(Recorded data)
______________________________

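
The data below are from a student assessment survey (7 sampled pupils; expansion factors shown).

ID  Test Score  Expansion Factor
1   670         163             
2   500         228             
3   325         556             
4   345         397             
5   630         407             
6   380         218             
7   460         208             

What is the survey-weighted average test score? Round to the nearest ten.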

______________________________

▶ _PROBLEM TO SOLVE_
Output the records in full. Match them exactly.

▶ _RESULT OF THE TASK_
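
The data below are from a student assessment survey (7 sampled pupils; expansion factors shown).

ID  Test Score  Expansion Factor
1   670         163             
2   500         228             
3   325         556             
4   345         397             
5   630         407             
6   380         218             
7   460         208             

What is the survey-weighted average test score? Round to the nearest ten.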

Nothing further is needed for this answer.